Reproduce, with no alteration, the span of lines that begins at the line containing "q = (-0.707107, 0.000000, 0.000000, 0.707107)" and ends at the last line of the records, both ends included, and nothing else.

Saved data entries
=======

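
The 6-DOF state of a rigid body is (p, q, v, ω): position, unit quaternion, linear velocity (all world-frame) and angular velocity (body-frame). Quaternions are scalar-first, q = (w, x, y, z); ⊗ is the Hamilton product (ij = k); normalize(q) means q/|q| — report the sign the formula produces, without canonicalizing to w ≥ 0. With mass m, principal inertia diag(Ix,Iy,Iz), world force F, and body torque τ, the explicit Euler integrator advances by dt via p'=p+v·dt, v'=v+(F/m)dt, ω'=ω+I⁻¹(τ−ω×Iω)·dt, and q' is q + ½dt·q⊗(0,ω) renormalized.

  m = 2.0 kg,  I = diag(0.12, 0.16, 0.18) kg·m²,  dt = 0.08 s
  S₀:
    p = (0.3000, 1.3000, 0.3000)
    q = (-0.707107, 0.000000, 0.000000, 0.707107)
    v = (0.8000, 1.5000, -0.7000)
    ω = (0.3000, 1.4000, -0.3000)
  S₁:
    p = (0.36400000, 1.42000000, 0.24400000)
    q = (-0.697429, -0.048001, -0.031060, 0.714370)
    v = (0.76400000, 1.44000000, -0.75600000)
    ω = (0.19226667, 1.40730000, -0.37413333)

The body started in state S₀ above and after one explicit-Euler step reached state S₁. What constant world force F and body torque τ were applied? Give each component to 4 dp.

velocity change Δv = (-0.03600000, -0.06000000, -0.05600000)
F = m·Δv/dt = (-0.9000, -1.5000, -1.4000)
rate change Δω = (-0.10773333, 0.00730000, -0.07413333)
gyro term ω₀×Iω₀ = (-0.0084, 0.0054, 0.0168)
τ = I·(Δω/dt) + ω₀×(Iω₀) = (-0.1700, 0.0200, -0.1500)

F = (-0.9000, -1.5000, -1.4000)
τ = (-0.1700, 0.0200, -0.1500)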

=======

Solved problem:
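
    q = (-0.707107, 0.000000, 0.000000, 0.707107)
    v = (0.8000, 1.5000, -0.7000)
    ω = (0.3000, 1.4000, -0.3000)
  S₁:
    p = (0.36400000, 1.42000000, 0.24400000)
    q = (-0.697429, -0.048001, -0.031060, 0.714370)
    v = (0.76400000, 1.44000000, -0.75600000)
    ω = (0.19226667, 1.40730000, -0.37413333)

The body started in state S₀ above and after one explicit-Euler step reached state S₁. What constant world force F and body torque τ were applied? Give each component to 4 dp.

velocity change Δv = (-0.03600000, -0.06000000, -0.05600000)
F = m·Δv/dt = (-0.9000, -1.5000, -1.4000)
rate change Δω = (-0.10773333, 0.00730000, -0.07413333)
gyro term ω₀×Iω₀ = (-0.0084, 0.0054, 0.0168)
τ = I·(Δω/dt) + ω₀×(Iω₀) = (-0.1700, 0.0200, -0.1500)

F = (-0.9000, -1.5000, -1.4000)
τ = (-0.1700, 0.0200, -0.1500)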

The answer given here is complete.